### Goal of the exercise
How many lines in the data that follows contain the word "Availability"? Only that number is needed.

[Dataset entries]
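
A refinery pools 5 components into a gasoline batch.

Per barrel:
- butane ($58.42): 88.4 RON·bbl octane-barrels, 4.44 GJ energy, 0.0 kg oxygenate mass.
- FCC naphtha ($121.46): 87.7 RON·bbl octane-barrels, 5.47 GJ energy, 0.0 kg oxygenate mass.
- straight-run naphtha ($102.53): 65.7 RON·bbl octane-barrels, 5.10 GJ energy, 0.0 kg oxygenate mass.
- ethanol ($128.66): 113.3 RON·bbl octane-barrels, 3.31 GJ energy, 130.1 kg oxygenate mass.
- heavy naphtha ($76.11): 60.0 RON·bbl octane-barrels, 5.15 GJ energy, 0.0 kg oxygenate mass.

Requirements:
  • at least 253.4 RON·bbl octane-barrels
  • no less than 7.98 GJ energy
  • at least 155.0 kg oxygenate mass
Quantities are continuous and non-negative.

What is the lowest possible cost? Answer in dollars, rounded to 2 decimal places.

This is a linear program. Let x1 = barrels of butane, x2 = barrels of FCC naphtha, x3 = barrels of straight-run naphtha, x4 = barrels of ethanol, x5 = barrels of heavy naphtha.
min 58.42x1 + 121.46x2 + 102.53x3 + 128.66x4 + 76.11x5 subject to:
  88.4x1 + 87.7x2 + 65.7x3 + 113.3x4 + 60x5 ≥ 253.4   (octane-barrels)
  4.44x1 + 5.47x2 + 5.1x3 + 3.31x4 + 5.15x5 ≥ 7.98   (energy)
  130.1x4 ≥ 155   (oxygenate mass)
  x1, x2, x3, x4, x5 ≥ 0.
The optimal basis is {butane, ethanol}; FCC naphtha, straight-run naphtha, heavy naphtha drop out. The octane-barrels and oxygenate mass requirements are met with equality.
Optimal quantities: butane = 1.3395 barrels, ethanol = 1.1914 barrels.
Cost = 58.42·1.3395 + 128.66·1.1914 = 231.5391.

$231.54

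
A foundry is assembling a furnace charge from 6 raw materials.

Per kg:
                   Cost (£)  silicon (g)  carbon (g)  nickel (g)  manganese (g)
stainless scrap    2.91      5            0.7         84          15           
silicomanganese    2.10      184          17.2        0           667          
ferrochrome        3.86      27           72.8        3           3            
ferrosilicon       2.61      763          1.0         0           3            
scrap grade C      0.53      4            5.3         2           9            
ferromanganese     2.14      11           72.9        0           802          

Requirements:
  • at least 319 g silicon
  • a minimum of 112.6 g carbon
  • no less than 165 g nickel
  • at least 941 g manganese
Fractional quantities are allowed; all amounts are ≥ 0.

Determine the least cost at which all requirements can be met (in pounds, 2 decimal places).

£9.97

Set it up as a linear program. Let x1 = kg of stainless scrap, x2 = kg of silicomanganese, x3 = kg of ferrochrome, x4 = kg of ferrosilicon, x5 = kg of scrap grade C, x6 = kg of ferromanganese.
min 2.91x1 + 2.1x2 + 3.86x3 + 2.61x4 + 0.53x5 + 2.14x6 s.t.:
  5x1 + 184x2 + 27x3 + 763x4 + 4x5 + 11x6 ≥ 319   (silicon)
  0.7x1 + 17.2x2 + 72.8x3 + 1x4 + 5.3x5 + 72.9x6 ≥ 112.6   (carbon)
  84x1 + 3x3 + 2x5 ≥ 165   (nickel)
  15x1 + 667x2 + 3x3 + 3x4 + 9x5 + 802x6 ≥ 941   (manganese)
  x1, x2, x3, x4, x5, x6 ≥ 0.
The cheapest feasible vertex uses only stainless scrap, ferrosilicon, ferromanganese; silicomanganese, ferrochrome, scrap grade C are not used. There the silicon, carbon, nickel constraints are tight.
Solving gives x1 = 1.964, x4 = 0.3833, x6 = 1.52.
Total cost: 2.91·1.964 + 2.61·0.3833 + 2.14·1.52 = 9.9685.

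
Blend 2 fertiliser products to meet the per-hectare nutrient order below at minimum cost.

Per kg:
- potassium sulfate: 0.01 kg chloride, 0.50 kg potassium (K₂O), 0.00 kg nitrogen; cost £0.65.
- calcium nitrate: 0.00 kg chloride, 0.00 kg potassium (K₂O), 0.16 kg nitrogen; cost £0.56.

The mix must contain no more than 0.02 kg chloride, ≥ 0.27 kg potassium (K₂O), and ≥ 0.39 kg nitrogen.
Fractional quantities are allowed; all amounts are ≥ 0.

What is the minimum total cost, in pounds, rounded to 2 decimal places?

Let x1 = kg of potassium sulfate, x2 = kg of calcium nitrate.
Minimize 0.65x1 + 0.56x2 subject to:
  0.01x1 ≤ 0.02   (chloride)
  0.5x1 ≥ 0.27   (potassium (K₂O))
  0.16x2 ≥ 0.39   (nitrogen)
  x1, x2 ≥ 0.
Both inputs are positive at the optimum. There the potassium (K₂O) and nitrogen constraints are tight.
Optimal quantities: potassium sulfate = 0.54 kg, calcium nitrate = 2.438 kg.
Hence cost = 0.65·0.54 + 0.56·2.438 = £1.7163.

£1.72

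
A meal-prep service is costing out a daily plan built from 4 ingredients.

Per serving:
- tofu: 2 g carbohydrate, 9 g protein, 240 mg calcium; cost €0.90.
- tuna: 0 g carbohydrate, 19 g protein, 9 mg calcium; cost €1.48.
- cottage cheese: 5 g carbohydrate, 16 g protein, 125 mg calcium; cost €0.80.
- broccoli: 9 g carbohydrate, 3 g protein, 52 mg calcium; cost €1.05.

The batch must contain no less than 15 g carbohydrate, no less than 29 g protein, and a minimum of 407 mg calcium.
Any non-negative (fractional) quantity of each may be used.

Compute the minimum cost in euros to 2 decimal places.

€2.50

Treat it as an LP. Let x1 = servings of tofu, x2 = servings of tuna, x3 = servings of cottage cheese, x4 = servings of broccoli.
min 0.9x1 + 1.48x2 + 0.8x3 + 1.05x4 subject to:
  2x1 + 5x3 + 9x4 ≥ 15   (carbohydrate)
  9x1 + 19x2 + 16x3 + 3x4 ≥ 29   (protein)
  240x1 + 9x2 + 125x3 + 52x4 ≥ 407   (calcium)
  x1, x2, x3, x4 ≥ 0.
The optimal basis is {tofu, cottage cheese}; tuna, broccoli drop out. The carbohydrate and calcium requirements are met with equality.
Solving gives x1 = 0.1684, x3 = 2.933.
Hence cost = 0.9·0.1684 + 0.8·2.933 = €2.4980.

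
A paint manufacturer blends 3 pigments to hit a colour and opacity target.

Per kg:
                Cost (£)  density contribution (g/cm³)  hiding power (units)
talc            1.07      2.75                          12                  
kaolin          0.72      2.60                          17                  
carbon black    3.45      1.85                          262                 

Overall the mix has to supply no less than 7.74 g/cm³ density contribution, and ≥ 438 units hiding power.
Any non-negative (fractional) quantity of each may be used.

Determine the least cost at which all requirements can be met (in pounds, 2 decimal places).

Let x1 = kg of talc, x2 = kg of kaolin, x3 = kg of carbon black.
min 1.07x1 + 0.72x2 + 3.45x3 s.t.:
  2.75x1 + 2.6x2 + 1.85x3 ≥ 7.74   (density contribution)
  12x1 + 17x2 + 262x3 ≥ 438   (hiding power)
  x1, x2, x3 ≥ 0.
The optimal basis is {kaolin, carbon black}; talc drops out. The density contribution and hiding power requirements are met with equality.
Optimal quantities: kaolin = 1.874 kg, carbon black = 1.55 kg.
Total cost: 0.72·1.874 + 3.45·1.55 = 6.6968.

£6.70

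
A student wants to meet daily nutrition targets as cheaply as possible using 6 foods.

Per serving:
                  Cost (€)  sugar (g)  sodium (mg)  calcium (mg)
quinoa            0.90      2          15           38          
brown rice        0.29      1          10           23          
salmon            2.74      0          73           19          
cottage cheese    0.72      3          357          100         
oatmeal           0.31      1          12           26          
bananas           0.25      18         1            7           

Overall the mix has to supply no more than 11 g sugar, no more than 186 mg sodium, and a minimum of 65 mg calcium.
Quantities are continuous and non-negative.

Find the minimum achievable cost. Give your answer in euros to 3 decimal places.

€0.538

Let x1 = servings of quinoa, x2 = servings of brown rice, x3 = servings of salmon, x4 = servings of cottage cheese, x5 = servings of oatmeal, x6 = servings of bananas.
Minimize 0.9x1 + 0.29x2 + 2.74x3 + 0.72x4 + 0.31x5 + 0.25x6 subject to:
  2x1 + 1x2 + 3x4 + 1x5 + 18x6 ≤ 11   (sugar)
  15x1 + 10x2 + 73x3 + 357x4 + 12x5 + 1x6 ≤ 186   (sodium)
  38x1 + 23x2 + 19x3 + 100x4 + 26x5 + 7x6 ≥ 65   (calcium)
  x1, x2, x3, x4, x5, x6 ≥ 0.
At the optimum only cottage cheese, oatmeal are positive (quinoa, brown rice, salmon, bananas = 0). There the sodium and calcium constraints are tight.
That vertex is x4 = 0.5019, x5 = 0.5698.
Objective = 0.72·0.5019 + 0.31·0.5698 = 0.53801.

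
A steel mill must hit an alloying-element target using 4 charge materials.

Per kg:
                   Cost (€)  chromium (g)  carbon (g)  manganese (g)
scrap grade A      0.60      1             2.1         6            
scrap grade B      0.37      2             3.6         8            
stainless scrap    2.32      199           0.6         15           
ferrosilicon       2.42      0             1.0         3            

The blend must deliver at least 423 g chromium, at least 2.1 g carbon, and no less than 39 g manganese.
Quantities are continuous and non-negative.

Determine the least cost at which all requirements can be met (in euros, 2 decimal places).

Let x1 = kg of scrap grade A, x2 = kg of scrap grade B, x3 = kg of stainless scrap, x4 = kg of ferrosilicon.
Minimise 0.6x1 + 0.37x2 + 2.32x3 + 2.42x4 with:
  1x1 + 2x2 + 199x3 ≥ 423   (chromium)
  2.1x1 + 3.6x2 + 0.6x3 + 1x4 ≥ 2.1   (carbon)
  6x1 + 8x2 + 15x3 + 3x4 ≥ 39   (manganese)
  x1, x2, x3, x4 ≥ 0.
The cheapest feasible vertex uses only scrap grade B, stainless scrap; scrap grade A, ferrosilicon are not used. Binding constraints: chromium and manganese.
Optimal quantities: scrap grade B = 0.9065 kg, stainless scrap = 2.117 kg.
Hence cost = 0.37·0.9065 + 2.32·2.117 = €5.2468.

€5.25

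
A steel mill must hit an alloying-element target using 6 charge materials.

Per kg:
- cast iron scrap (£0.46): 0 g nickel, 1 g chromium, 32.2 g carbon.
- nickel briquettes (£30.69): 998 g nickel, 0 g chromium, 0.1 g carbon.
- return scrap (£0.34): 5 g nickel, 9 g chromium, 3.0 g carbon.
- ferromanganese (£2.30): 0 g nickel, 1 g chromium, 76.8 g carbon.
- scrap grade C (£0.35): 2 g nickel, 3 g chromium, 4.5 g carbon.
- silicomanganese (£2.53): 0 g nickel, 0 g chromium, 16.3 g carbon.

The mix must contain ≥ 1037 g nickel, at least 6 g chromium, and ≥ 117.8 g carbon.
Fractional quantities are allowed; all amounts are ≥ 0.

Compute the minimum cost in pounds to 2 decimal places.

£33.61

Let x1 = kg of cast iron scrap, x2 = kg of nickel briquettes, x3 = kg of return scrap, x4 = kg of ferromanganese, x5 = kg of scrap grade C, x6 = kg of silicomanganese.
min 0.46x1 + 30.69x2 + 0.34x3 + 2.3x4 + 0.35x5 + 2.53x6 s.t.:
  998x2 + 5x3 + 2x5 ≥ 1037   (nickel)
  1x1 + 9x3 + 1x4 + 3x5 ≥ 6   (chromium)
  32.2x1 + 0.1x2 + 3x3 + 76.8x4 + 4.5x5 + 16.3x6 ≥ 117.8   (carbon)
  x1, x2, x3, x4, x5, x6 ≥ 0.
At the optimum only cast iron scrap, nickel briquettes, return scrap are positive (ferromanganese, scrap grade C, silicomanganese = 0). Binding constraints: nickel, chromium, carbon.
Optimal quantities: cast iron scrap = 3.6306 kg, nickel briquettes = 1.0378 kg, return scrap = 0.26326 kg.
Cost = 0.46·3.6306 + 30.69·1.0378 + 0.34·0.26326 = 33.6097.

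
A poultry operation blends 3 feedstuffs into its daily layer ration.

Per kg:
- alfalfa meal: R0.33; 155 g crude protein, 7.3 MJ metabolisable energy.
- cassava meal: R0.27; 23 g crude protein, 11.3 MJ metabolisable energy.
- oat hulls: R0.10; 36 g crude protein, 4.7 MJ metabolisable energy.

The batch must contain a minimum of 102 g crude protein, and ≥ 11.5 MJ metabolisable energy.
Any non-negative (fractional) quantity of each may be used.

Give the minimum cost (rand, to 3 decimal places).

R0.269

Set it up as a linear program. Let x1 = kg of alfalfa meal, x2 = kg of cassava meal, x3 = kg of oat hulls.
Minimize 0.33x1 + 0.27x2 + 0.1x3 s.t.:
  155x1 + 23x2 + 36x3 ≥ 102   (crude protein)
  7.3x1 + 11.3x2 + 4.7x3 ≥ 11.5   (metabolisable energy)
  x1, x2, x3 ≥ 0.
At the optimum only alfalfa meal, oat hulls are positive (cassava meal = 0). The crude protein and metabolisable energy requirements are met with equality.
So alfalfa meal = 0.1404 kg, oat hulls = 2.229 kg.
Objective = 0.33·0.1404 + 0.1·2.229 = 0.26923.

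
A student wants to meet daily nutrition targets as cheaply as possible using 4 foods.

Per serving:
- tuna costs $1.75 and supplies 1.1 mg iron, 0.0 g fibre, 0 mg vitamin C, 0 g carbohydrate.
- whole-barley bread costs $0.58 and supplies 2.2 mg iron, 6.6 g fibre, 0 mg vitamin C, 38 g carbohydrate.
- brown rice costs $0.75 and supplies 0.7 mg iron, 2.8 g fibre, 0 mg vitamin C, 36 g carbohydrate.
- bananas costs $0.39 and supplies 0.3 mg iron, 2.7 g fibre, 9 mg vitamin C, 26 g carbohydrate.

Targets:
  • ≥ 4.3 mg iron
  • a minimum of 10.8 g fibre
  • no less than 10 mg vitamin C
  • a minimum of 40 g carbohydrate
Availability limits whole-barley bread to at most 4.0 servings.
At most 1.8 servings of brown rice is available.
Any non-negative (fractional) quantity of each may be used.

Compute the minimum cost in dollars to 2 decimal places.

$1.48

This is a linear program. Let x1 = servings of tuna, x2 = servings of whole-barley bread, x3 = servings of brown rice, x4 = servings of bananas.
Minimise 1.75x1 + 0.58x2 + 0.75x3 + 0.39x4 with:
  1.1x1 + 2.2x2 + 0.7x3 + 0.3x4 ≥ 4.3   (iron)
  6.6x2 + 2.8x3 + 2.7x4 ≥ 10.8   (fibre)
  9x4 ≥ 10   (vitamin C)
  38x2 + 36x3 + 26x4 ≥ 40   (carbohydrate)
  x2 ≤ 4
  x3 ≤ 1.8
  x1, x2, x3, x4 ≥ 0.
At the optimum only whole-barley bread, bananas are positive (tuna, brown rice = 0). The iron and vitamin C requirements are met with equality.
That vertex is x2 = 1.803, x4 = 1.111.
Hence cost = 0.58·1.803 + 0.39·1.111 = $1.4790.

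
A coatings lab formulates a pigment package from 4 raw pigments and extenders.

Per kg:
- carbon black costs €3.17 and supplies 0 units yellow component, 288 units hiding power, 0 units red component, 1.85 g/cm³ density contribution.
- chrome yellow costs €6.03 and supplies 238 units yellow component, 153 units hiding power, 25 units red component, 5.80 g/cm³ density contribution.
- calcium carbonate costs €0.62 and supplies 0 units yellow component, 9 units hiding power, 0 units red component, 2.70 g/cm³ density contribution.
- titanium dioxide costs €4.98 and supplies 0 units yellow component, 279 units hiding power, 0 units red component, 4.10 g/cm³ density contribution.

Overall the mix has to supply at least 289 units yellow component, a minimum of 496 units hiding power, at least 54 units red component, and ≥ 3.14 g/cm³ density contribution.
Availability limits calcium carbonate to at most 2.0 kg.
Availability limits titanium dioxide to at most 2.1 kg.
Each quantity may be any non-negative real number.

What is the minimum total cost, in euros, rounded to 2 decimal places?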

### Response to this exercise
3